Saved data entries
# # #

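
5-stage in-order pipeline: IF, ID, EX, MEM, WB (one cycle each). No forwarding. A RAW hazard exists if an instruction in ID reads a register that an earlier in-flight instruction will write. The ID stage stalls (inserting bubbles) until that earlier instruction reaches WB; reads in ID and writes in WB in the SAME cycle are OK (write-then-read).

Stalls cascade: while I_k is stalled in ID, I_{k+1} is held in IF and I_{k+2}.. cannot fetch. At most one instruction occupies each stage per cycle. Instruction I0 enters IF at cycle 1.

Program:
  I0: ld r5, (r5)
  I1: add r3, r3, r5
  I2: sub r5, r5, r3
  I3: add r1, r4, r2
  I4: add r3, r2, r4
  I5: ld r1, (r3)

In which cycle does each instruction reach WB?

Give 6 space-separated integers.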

# # #

▶ Exercise
Nothing in the records may change; output all of them exactly.

▶ Completed exercise
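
5-stage in-order pipeline: IF, ID, EX, MEM, WB (one cycle each). No forwarding. A RAW hazard exists if an instruction in ID reads a register that an earlier in-flight instruction will write. The ID stage stalls (inserting bubbles) until that earlier instruction reaches WB; reads in ID and writes in WB in the SAME cycle are OK (write-then-read).

Stalls cascade: while I_k is stalled in ID, I_{k+1} is held in IF and I_{k+2}.. cannot fetch. At most one instruction occupies each stage per cycle. Instruction I0 enters IF at cycle 1.

Program:
  I0: ld r5, (r5)
  I1: add r3, r3, r5
  I2: sub r5, r5, r3
  I3: add r1, r4, r2
  I4: add r3, r2, r4
  I5: ld r1, (r3)

In which cycle does each instruction reach WB?

Give 6 space-separated integers.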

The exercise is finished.